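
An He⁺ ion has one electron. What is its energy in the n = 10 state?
-0.5442 eV

For hydrogen-like ions, the energy levels scale with Z²:
E_n = -13.6057 Z² / n² eV

For He⁺ (Z = 2) at n = 10:
E_10 = -13.6057 × 2² / 10²
E_10 = -13.6057 × 4 / 100
E_10 = -54.4228 / 100
E_10 = -0.5442 eV

The energy is 4 times more negative than hydrogen at the same n due to the stronger nuclear charge.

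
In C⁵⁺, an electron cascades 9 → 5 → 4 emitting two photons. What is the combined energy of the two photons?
24.5658 eV

The energy levels of C⁵⁺ are E_n = -13.6057 × 6² / n² eV.

First transition (9 → 5):
ΔE₁ = |E_5 - E_9|
ΔE₁ = |-19.5922080000 - (-6.0469777778)| = 13.5452302 eV

Second transition (5 → 4):
ΔE₂ = |E_4 - E_5|
ΔE₂ = |-30.6128250000 - (-19.5922080000)| = 11.0206170 eV

Total energy released:
E_total = ΔE₁ + ΔE₂ = 13.5452302 + 11.0206170 = 24.5658 eV

Note: This equals the direct transition 9 → 4: 24.5658 eV ✓
Energy is conserved regardless of the path taken.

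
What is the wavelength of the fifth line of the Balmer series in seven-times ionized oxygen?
6.202 nm

The lines of a series are numbered from the longest wavelength (smallest ΔE) outward; the fifth line is the transition from n = n_f + 5 to n_f.
The Balmer series has all transitions ending at n_f = 2.

For O⁷⁺ (Z = 8), the fifth line (ε-line) is the jump from n = 7 to n = 2:
E_7 = -13.6057 × 8² / 7² = -17.77071 eV
E_2 = -13.6057 × 8² / 2² = -217.69120 eV
ΔE = E_7 - E_2 = 199.92049 eV

λ = hc/E = 1239.84 eV·nm / 199.92049 eV
λ = 6.202 nm

This is the ε-line of the Balmer series in O⁷⁺.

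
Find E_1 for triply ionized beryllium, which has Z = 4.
-217.6912 eV

For hydrogen-like ions, the energy levels scale with Z²:
E_n = -13.6057 Z² / n² eV

For Be³⁺ (Z = 4) at n = 1:
E_1 = -13.6057 × 4² / 1²
E_1 = -13.6057 × 16 / 1
E_1 = -217.6912 / 1
E_1 = -217.6912 eV

The energy is 16 times more negative than hydrogen at the same n due to the stronger nuclear charge.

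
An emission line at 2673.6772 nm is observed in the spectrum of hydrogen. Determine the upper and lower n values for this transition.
n = 13 → n = 5

First, find the photon energy from the wavelength (hc = 1239.84 eV·nm):
E = hc/λ = 1239.84 eV·nm / 2673.6772 nm = 0.46372090 eV

The energy levels of hydrogen satisfy E_n = -13.6057 / n² eV, so an emission n_i → n_f releases
ΔE = 13.6057 × (1/n_f² − 1/n_i²) eV.

Setting ΔE equal to the photon energy:
1/n_f² − 1/n_i² = 0.46372090 / 13.6057 = 0.034082840

Since 1/n_i² must be positive, we need 1/n_f² > 0.034082840, i.e. n_f ≤ 5. For each allowed n_f, solve n_i = (1/n_f² − 0.034082840)^(−1/2) and check whether it is a whole number:
  n_f = 1: 1/n_i² = 1.000000000 − 0.034082840 = 0.965917160 → n_i = 1.017  (not an integer) ✗
  n_f = 2: 1/n_i² = 0.250000000 − 0.034082840 = 0.215917160 → n_i = 2.152  (not an integer) ✗
  n_f = 3: 1/n_i² = 0.111111111 − 0.034082840 = 0.077028271 → n_i = 3.603  (not an integer) ✗
  n_f = 4: 1/n_i² = 0.062500000 − 0.034082840 = 0.028417160 → n_i = 5.932  (not an integer) ✗
  n_f = 5: 1/n_i² = 0.040000000 − 0.034082840 = 0.005917160 → n_i = 13.000  → integer, n_i = 13 ✓

Only n_f = 5 gives an integer upper level, n_i = 13.

The transition is from n = 13 to n = 5 (emission).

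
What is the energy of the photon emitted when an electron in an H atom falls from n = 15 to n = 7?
0.22 eV

The energy levels are E_n = -13.6057 eV / n².

Energy at n = 15: E_15 = -13.6057 / 15² = -0.06047 eV
Energy at n = 7: E_7 = -13.6057 / 7² = -0.27767 eV

For emission (electron falling to lower state), the photon energy is:
E_photon = E_15 - E_7 = |-0.06047 - (-0.27767)|
E_photon = 0.22 eV

This energy is carried away by the emitted photon.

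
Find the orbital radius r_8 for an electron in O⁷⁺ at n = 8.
0.423342 nm (or 4.233418 Å)

The Bohr radius formula is:
r_n = n² a₀ / Z

where a₀ = 0.052917721 nm is the Bohr radius.

For O⁷⁺ (Z = 8) at n = 8:
r_8 = 8² × 0.052917721 nm / 8
r_8 = 64 × 0.052917721 nm / 8
r_8 = 3.3867341 nm / 8
r_8 = 0.423342 nm

The electron orbits at approximately 0.423342 nm from the nucleus.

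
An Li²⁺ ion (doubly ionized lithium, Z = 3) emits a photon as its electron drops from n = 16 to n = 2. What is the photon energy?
30.13 eV

The energy levels are E_n = -13.6057 Z² eV / n².

Energy at n = 16: E_16 = -13.6057 × 3² / 16² = -0.47833 eV
Energy at n = 2: E_2 = -13.6057 × 3² / 2² = -30.61283 eV

For emission (electron falling to lower state), the photon energy is:
E_photon = E_16 - E_2 = |-0.47833 - (-30.61283)|
E_photon = 30.13 eV

This energy is carried away by the emitted photon.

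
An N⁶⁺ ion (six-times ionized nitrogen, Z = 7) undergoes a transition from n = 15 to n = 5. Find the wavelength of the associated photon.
52.304759 nm

First, find the transition energy using E_n = -13.6057 Z² / n² eV:
E_15 = -13.6057 × 7² / 15² = -2.96301911 eV
E_5 = -13.6057 × 7² / 5² = -26.66717200 eV

Photon energy: |ΔE| = |E_5 - E_15| = 23.70415289 eV

Convert to wavelength using E = hc/λ with hc = 1239.84 eV·nm:
λ = hc/E = 1239.84 eV·nm / 23.70415289 eV
λ = 52.304759 nm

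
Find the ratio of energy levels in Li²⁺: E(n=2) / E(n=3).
2.25000

Using E_n = -13.6057 Z² / n² eV with Z = 3:

E_2 = -13.6057 × 3² / 2² = -122.4513 / 4 = -30.61282500000 eV
E_3 = -13.6057 × 3² / 3² = -122.4513 / 9 = -13.60570000000 eV

The ratio is:
E_2/E_3 = (-30.61282500000) / (-13.60570000000)
E_2/E_3 = (-122.4513/4) / (-122.4513/9)
E_2/E_3 = 9/4
E_2/E_3 = 2.25000
(Note: the Z² factors cancel in the ratio.)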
_ _ _ _ _ _ _
» **Task brief**
Return the material exactly as it was provided.

» **Result of this task**
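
An He⁺ ion has one electron. What is its energy in the n = 10 state?
-0.5442 eV

For hydrogen-like ions, the energy levels scale with Z²:
E_n = -13.6057 Z² / n² eV

For He⁺ (Z = 2) at n = 10:
E_10 = -13.6057 × 2² / 10²
E_10 = -13.6057 × 4 / 100
E_10 = -54.4228 / 100
E_10 = -0.5442 eV

The energy is 4 times more negative than hydrogen at the same n due to the stronger nuclear charge.

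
In C⁵⁺, an electron cascades 9 → 5 → 4 emitting two photons. What is the combined energy of the two photons?
24.5658 eV

The energy levels of C⁵⁺ are E_n = -13.6057 × 6² / n² eV.

First transition (9 → 5):
ΔE₁ = |E_5 - E_9|
ΔE₁ = |-19.5922080000 - (-6.0469777778)| = 13.5452302 eV

Second transition (5 → 4):
ΔE₂ = |E_4 - E_5|
ΔE₂ = |-30.6128250000 - (-19.5922080000)| = 11.0206170 eV

Total energy released:
E_total = ΔE₁ + ΔE₂ = 13.5452302 + 11.0206170 = 24.5658 eV

Note: This equals the direct transition 9 → 4: 24.5658 eV ✓
Energy is conserved regardless of the path taken.

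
What is the wavelength of the fifth line of the Balmer series in seven-times ionized oxygen?
6.202 nm

The lines of a series are numbered from the longest wavelength (smallest ΔE) outward; the fifth line is the transition from n = n_f + 5 to n_f.
The Balmer series has all transitions ending at n_f = 2.

For O⁷⁺ (Z = 8), the fifth line (ε-line) is the jump from n = 7 to n = 2:
E_7 = -13.6057 × 8² / 7² = -17.77071 eV
E_2 = -13.6057 × 8² / 2² = -217.69120 eV
ΔE = E_7 - E_2 = 199.92049 eV

λ = hc/E = 1239.84 eV·nm / 199.92049 eV
λ = 6.202 nm

This is the ε-line of the Balmer series in O⁷⁺.

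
Find E_1 for triply ionized beryllium, which has Z = 4.
-217.6912 eV

For hydrogen-like ions, the energy levels scale with Z²:
E_n = -13.6057 Z² / n² eV

For Be³⁺ (Z = 4) at n = 1:
E_1 = -13.6057 × 4² / 1²
E_1 = -13.6057 × 16 / 1
E_1 = -217.6912 / 1
E_1 = -217.6912 eV

The energy is 16 times more negative than hydrogen at the same n due to the stronger nuclear charge.

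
An emission line at 2673.6772 nm is observed in the spectrum of hydrogen. Determine the upper and lower n values for this transition.
n = 13 → n = 5

First, find the photon energy from the wavelength (hc = 1239.84 eV·nm):
E = hc/λ = 1239.84 eV·nm / 2673.6772 nm = 0.46372090 eV

The energy levels of hydrogen satisfy E_n = -13.6057 / n² eV, so an emission n_i → n_f releases
ΔE = 13.6057 × (1/n_f² − 1/n_i²) eV.

Setting ΔE equal to the photon energy:
1/n_f² − 1/n_i² = 0.46372090 / 13.6057 = 0.034082840

Since 1/n_i² must be positive, we need 1/n_f² > 0.034082840, i.e. n_f ≤ 5. For each allowed n_f, solve n_i = (1/n_f² − 0.034082840)^(−1/2) and check whether it is a whole number:
  n_f = 1: 1/n_i² = 1.000000000 − 0.034082840 = 0.965917160 → n_i = 1.017  (not an integer) ✗
  n_f = 2: 1/n_i² = 0.250000000 − 0.034082840 = 0.215917160 → n_i = 2.152  (not an integer) ✗
  n_f = 3: 1/n_i² = 0.111111111 − 0.034082840 = 0.077028271 → n_i = 3.603  (not an integer) ✗
  n_f = 4: 1/n_i² = 0.062500000 − 0.034082840 = 0.028417160 → n_i = 5.932  (not an integer) ✗
  n_f = 5: 1/n_i² = 0.040000000 − 0.034082840 = 0.005917160 → n_i = 13.000  → integer, n_i = 13 ✓

Only n_f = 5 gives an integer upper level, n_i = 13.

The transition is from n = 13 to n = 5 (emission).

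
What is the energy of the photon emitted when an electron in an H atom falls from n = 15 to n = 7?
0.22 eV

The energy levels are E_n = -13.6057 eV / n².

Energy at n = 15: E_15 = -13.6057 / 15² = -0.06047 eV
Energy at n = 7: E_7 = -13.6057 / 7² = -0.27767 eV

For emission (electron falling to lower state), the photon energy is:
E_photon = E_15 - E_7 = |-0.06047 - (-0.27767)|
E_photon = 0.22 eV

This energy is carried away by the emitted photon.

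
Find the orbital radius r_8 for an electron in O⁷⁺ at n = 8.
0.423342 nm (or 4.233418 Å)

The Bohr radius formula is:
r_n = n² a₀ / Z

where a₀ = 0.052917721 nm is the Bohr radius.

For O⁷⁺ (Z = 8) at n = 8:
r_8 = 8² × 0.052917721 nm / 8
r_8 = 64 × 0.052917721 nm / 8
r_8 = 3.3867341 nm / 8
r_8 = 0.423342 nm

The electron orbits at approximately 0.423342 nm from the nucleus.

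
An Li²⁺ ion (doubly ionized lithium, Z = 3) emits a photon as its electron drops from n = 16 to n = 2. What is the photon energy?
30.13 eV

The energy levels are E_n = -13.6057 Z² eV / n².

Energy at n = 16: E_16 = -13.6057 × 3² / 16² = -0.47833 eV
Energy at n = 2: E_2 = -13.6057 × 3² / 2² = -30.61283 eV

For emission (electron falling to lower state), the photon energy is:
E_photon = E_16 - E_2 = |-0.47833 - (-30.61283)|
E_photon = 30.13 eV

This energy is carried away by the emitted photon.

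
An N⁶⁺ ion (six-times ionized nitrogen, Z = 7) undergoes a transition from n = 15 to n = 5. Find the wavelength of the associated photon.
52.304759 nm

First, find the transition energy using E_n = -13.6057 Z² / n² eV:
E_15 = -13.6057 × 7² / 15² = -2.96301911 eV
E_5 = -13.6057 × 7² / 5² = -26.66717200 eV

Photon energy: |ΔE| = |E_5 - E_15| = 23.70415289 eV

Convert to wavelength using E = hc/λ with hc = 1239.84 eV·nm:
λ = hc/E = 1239.84 eV·nm / 23.70415289 eV
λ = 52.304759 nm

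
Find the ratio of energy levels in Li²⁺: E(n=2) / E(n=3).
2.25000

Using E_n = -13.6057 Z² / n² eV with Z = 3:

E_2 = -13.6057 × 3² / 2² = -122.4513 / 4 = -30.61282500000 eV
E_3 = -13.6057 × 3² / 3² = -122.4513 / 9 = -13.60570000000 eV

The ratio is:
E_2/E_3 = (-30.61282500000) / (-13.60570000000)
E_2/E_3 = (-122.4513/4) / (-122.4513/9)
E_2/E_3 = 9/4
E_2/E_3 = 2.25000
(Note: the Z² factors cancel in the ratio.)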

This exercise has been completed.